■ Your task ■
Below are some records; write them all out again exactly.

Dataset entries
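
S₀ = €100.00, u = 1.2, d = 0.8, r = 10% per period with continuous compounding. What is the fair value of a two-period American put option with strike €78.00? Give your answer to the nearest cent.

€0.64

Risk-neutral probability p = (e^0.1 − 0.8)/(1.2 − 0.8) = 0.3052/0.4000 = 0.7629
Terminal stock prices: S_uu = 144, S_ud = 96, S_dd = 64
Terminal payoffs (K − S): max(-66, 0) = 0, max(-18, 0) = 0, max(14, 0) = 14
Node u (S = 120): continuation = e^(−0.1)·[0.7629·0.0000 + 0.2371·0.0000] = 0.0000; exercise value = 0.0000 ≤ continuation, so V_u = 0.0000
Node d (S = 80): continuation = e^(−0.1)·[0.7629·0.0000 + 0.2371·14.0000] = 3.0032; exercise value = 0.0000 ≤ continuation, so V_d = 3.0032
Node 0 (S = 100): continuation = e^(−0.1)·[0.7629·0.0000 + 0.2371·3.0032] = 0.6442; exercise value = 0.0000 ≤ continuation, so V_0 = 0.6442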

■ Solution for this task ■
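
S₀ = €100.00, u = 1.2, d = 0.8, r = 10% per period with continuous compounding. What is the fair value of a two-period American put option with strike €78.00? Give your answer to the nearest cent.

€0.64

Risk-neutral probability p = (e^0.1 − 0.8)/(1.2 − 0.8) = 0.3052/0.4000 = 0.7629
Terminal stock prices: S_uu = 144, S_ud = 96, S_dd = 64
Terminal payoffs (K − S): max(-66, 0) = 0, max(-18, 0) = 0, max(14, 0) = 14
Node u (S = 120): continuation = e^(−0.1)·[0.7629·0.0000 + 0.2371·0.0000] = 0.0000; exercise value = 0.0000 ≤ continuation, so V_u = 0.0000
Node d (S = 80): continuation = e^(−0.1)·[0.7629·0.0000 + 0.2371·14.0000] = 3.0032; exercise value = 0.0000 ≤ continuation, so V_d = 3.0032
Node 0 (S = 100): continuation = e^(−0.1)·[0.7629·0.0000 + 0.2371·3.0032] = 0.6442; exercise value = 0.0000 ≤ continuation, so V_0 = 0.6442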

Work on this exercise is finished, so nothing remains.